▶ **REQUIREMENT**
Return all lines in the material below that contain "carries".

▶ **THE RECORDS**
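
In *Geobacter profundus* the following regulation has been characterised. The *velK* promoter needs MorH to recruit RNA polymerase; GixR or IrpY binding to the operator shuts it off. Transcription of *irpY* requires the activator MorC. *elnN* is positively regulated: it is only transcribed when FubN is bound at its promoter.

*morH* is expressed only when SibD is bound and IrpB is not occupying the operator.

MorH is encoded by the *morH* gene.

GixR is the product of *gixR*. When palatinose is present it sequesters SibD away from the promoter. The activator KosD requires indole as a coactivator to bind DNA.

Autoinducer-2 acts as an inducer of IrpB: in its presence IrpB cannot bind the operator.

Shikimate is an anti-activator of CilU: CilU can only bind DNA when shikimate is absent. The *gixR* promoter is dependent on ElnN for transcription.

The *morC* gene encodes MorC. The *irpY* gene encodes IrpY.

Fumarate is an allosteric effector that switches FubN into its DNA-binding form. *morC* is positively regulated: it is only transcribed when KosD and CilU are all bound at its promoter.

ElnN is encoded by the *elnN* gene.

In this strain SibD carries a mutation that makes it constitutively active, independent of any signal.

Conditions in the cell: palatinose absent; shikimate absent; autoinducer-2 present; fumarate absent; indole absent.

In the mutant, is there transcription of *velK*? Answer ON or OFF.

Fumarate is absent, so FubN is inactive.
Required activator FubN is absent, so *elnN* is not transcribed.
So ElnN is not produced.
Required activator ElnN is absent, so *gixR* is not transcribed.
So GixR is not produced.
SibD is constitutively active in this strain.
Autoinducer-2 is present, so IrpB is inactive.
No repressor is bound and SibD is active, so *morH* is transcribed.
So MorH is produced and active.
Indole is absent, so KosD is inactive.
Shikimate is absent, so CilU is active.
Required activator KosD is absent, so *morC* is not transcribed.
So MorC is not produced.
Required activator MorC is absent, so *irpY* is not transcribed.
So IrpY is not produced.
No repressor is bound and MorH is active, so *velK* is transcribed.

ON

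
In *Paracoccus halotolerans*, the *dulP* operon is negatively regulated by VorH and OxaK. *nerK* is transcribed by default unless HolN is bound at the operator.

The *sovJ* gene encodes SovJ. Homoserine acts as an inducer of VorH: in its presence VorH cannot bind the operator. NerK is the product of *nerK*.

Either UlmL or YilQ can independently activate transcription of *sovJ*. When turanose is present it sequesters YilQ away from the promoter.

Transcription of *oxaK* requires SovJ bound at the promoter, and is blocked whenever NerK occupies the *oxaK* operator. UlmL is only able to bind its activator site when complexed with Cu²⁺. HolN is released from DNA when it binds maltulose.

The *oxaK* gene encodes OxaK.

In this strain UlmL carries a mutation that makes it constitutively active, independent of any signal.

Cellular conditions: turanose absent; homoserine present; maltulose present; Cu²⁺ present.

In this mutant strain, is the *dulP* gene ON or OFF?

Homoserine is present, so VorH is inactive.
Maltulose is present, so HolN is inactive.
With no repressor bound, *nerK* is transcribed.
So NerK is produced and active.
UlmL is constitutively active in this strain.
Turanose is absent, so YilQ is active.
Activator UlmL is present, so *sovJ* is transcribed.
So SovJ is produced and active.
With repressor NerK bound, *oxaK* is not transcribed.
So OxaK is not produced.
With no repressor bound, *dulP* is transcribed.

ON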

==

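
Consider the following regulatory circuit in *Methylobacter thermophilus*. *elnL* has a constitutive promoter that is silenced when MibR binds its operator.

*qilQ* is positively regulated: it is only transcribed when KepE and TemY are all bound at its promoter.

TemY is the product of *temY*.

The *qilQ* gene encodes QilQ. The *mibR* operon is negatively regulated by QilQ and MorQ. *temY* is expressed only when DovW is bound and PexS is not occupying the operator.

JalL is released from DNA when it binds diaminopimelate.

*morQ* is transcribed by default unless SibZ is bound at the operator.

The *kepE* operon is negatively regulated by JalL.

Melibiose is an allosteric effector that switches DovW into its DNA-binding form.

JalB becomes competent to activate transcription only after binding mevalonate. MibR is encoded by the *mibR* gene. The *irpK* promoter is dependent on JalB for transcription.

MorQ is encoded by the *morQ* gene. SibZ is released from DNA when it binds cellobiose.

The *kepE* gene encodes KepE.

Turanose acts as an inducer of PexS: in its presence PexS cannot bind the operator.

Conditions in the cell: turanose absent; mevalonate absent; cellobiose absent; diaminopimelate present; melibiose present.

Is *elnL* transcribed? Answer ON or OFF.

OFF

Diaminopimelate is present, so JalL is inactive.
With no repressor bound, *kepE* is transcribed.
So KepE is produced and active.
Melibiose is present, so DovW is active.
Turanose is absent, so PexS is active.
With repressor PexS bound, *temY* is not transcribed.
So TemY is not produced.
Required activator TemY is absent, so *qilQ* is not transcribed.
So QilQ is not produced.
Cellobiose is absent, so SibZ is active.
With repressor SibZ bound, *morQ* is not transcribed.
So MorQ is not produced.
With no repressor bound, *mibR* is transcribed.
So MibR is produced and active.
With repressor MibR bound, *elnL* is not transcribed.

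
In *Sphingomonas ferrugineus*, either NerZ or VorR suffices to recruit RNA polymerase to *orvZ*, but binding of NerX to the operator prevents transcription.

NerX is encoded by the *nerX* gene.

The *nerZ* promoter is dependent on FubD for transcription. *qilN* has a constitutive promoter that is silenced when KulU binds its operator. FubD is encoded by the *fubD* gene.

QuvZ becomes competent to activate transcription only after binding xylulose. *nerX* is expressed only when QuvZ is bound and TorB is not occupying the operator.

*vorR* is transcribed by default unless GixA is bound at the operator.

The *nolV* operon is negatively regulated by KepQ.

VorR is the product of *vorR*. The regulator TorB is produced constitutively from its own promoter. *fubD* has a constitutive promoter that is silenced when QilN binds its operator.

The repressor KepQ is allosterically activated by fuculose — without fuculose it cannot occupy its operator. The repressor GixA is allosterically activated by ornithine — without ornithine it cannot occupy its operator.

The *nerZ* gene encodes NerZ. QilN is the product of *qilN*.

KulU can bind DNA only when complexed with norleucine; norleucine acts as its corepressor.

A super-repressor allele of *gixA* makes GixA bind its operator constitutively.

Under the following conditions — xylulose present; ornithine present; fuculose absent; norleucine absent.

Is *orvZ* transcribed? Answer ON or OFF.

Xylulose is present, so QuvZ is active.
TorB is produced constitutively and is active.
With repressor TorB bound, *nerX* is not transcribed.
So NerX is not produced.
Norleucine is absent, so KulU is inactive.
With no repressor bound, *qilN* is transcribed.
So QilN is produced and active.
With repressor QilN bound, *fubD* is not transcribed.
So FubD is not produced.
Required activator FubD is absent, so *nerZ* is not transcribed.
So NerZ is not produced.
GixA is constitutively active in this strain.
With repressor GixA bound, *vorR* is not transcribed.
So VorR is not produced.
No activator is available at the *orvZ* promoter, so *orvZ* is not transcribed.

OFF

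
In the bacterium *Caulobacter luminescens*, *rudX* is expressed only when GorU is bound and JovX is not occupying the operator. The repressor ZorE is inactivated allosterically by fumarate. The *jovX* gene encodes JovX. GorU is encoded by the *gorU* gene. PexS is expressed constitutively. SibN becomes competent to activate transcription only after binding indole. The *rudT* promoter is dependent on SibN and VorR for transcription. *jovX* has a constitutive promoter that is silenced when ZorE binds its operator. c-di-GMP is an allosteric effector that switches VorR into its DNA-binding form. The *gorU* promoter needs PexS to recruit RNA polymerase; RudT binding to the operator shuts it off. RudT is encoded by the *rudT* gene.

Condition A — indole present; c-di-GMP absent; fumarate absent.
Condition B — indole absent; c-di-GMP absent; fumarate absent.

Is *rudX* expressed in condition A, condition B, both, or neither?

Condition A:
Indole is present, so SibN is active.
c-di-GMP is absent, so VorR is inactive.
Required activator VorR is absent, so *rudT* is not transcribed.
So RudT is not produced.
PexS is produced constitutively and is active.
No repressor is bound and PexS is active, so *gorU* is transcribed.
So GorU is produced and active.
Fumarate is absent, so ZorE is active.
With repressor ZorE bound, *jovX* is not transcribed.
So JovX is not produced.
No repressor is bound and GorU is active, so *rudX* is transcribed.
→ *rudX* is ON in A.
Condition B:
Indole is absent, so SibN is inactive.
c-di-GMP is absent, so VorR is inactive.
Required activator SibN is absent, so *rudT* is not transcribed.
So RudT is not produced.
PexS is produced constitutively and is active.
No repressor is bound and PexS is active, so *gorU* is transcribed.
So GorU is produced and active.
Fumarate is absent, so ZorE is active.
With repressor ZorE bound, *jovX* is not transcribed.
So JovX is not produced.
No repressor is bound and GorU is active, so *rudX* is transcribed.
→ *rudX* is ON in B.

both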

--

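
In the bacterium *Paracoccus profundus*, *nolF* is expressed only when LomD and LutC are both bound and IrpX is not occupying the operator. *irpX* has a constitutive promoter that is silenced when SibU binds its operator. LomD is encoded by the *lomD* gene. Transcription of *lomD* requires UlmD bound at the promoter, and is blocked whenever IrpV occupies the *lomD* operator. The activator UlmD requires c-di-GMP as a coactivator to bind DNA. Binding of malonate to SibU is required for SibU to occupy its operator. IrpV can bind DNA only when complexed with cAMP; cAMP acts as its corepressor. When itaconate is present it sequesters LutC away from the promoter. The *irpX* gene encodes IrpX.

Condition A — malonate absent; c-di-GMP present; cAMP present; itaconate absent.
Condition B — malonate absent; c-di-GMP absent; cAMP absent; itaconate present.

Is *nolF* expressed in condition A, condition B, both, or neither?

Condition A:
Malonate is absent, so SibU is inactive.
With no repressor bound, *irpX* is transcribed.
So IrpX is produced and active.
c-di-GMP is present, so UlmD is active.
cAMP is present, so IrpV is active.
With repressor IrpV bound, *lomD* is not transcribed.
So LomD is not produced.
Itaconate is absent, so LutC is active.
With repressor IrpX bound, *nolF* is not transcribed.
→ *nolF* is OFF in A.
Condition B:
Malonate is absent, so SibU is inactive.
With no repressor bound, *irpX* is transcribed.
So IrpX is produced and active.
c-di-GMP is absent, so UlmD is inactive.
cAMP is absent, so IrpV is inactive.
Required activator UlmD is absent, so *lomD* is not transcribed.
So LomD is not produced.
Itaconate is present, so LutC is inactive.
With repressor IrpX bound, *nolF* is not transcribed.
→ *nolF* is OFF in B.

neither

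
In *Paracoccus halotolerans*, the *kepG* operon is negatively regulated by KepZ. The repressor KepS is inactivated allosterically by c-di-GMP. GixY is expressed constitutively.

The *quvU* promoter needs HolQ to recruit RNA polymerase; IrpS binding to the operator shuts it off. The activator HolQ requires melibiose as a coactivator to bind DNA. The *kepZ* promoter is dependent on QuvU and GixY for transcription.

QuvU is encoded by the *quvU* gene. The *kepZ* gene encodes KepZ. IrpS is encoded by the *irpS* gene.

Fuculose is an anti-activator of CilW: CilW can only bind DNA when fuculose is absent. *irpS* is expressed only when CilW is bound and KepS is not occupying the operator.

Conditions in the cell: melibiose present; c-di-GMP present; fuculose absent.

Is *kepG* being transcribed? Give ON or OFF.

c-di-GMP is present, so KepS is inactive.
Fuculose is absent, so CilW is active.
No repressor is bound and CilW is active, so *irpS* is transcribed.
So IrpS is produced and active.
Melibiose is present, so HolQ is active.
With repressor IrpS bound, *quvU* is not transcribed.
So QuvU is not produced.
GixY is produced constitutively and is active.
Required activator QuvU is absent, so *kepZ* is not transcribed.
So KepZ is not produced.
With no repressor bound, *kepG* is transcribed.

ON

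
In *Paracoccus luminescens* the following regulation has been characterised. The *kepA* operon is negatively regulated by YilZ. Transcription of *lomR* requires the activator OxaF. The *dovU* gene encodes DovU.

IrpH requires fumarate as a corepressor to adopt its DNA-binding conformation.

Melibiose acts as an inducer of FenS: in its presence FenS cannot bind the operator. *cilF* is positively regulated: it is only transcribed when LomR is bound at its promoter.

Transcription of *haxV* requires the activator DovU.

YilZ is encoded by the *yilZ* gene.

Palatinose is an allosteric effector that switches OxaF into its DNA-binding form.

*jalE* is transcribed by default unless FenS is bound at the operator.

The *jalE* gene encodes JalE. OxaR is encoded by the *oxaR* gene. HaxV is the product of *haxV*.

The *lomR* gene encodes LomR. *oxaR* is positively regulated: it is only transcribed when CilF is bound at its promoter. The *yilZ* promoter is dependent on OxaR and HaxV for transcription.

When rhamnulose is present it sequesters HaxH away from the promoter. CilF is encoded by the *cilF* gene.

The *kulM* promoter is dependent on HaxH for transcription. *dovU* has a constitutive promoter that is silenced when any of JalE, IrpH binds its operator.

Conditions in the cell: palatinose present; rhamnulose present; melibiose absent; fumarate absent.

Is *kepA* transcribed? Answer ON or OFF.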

▶ **SOLUTION FOR THIS TASK**
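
In this strain SibD carries a mutation that makes it constitutively active, independent of any signal.
In this strain UlmL carries a mutation that makes it constitutively active, independent of any signal.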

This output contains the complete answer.